#### [Try it]
Across the entries below, tally every line that holds the string "units" and reply with the number only.

(Saved entries)
------------------------
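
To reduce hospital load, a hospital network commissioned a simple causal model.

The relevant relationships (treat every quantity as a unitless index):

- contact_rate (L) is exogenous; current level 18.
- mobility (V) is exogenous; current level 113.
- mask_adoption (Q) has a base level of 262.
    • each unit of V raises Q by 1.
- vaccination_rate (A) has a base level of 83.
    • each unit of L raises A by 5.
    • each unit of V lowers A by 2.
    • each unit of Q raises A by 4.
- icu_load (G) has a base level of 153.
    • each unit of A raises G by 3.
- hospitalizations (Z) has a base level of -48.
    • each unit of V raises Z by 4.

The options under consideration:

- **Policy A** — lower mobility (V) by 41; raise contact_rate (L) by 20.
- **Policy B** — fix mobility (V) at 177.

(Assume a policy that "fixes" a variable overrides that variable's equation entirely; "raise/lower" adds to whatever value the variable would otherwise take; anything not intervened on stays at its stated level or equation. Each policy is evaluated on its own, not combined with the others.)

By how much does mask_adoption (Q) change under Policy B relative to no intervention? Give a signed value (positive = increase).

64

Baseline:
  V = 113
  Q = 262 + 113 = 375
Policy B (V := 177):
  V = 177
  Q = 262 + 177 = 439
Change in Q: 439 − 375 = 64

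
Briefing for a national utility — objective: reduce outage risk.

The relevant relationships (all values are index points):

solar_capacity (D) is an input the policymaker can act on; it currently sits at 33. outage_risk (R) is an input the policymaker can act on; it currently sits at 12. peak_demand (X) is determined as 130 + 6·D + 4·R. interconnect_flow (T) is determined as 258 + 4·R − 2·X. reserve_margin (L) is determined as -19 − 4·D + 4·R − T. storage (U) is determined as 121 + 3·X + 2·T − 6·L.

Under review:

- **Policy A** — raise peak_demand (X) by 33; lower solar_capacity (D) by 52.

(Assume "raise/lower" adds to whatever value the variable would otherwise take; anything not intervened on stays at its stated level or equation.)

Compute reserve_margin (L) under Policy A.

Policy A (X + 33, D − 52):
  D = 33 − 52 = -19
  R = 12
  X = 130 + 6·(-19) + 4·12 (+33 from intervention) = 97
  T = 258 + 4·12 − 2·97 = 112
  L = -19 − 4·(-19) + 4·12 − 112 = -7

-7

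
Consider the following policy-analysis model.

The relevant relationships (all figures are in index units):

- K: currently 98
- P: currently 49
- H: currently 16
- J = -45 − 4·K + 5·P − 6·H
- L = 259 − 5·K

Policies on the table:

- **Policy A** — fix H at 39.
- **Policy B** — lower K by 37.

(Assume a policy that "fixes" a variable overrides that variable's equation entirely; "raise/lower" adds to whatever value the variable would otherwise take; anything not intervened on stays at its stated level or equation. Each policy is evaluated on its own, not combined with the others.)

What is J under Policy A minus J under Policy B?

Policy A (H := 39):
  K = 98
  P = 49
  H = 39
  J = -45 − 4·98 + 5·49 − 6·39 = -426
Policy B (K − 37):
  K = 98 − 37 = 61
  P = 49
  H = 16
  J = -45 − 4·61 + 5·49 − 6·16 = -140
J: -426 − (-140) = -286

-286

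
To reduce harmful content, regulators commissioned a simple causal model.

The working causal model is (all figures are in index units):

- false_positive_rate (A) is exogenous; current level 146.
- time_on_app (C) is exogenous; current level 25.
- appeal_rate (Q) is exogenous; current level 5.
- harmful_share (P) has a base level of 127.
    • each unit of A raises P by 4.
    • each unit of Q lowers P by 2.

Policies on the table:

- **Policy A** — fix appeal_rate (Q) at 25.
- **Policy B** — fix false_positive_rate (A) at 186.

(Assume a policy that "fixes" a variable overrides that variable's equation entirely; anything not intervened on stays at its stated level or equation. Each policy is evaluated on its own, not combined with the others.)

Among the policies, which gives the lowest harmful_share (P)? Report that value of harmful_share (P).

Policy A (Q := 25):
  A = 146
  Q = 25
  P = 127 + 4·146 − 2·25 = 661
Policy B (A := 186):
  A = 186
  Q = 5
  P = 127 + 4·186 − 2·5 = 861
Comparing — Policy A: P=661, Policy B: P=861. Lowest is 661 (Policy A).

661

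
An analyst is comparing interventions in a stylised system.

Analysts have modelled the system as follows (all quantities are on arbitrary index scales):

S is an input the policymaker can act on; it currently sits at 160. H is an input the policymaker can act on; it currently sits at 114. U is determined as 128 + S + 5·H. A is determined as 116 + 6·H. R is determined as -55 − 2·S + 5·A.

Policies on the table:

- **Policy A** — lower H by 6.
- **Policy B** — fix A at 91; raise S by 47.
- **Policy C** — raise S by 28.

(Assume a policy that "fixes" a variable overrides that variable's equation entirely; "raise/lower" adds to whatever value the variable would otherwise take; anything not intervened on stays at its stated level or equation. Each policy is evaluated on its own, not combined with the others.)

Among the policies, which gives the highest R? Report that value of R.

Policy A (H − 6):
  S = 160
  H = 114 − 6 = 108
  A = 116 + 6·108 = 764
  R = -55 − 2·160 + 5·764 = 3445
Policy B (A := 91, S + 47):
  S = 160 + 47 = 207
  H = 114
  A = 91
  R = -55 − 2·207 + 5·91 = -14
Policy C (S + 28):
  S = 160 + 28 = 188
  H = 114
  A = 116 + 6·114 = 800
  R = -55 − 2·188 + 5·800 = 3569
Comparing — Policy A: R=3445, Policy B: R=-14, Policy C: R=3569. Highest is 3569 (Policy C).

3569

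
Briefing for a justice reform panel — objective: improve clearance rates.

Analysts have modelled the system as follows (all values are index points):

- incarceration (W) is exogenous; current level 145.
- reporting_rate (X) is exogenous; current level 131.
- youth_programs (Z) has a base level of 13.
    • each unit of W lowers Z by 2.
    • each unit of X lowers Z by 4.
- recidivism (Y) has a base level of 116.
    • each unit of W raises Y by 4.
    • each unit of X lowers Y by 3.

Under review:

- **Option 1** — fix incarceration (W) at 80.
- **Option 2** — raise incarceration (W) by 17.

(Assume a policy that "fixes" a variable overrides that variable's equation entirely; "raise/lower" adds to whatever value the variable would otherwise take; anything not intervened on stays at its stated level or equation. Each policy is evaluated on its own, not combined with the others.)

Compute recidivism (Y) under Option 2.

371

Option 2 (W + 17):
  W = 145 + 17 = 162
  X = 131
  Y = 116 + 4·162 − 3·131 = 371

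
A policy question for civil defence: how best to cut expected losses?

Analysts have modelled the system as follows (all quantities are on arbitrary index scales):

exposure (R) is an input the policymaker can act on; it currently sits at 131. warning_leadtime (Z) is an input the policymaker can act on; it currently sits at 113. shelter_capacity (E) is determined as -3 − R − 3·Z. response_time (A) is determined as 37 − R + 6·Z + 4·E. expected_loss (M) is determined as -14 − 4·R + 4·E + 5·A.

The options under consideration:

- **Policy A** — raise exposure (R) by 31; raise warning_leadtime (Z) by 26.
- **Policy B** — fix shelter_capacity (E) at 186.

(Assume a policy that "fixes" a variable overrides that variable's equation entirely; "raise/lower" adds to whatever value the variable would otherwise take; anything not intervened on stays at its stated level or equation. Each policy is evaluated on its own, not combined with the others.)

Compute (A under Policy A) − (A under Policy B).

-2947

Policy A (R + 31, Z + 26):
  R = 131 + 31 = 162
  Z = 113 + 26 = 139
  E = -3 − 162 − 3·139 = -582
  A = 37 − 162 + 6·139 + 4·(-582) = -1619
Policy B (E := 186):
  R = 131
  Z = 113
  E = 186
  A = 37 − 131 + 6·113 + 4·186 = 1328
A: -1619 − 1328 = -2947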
------------------------
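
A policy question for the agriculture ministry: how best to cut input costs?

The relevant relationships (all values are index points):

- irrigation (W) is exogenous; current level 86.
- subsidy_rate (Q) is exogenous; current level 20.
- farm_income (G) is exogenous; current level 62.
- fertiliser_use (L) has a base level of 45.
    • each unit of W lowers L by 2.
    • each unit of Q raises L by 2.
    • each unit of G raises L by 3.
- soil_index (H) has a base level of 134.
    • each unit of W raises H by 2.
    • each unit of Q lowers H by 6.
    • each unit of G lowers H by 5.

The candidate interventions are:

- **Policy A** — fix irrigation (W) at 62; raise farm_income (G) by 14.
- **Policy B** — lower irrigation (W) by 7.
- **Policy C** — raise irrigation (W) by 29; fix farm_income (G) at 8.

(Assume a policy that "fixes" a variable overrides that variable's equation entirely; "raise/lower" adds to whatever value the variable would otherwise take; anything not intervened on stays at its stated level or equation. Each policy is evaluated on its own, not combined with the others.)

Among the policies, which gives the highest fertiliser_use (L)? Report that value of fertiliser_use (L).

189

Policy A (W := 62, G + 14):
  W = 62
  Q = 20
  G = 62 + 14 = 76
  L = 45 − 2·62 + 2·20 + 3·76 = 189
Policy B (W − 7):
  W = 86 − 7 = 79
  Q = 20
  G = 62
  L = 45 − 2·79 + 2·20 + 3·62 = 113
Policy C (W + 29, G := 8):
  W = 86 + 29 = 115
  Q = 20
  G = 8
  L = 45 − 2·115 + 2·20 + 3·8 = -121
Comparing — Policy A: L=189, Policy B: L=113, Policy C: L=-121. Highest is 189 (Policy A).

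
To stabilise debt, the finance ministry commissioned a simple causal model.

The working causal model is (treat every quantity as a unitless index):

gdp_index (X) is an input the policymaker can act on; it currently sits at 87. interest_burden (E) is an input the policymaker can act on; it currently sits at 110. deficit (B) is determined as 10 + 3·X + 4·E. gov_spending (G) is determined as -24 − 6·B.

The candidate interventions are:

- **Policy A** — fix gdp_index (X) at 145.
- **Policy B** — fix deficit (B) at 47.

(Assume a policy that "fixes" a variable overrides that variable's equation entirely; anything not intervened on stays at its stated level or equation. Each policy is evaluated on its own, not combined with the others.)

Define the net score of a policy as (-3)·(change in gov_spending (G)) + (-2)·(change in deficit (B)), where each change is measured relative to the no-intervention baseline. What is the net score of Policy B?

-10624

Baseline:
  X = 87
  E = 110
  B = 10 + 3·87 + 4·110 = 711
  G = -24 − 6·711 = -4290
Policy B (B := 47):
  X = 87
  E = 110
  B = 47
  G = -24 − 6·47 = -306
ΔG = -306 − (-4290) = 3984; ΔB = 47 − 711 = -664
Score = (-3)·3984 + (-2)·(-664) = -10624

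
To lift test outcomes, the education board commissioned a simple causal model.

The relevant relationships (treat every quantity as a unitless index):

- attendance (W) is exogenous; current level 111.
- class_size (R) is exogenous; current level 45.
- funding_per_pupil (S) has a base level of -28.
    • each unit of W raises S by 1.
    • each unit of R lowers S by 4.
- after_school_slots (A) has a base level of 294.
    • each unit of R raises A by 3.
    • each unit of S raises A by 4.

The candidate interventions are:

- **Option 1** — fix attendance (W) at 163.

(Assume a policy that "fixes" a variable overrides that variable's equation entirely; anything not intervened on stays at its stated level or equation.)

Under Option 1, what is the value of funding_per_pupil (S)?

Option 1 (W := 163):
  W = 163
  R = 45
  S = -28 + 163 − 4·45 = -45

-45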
------------------------
#### [Response area]
2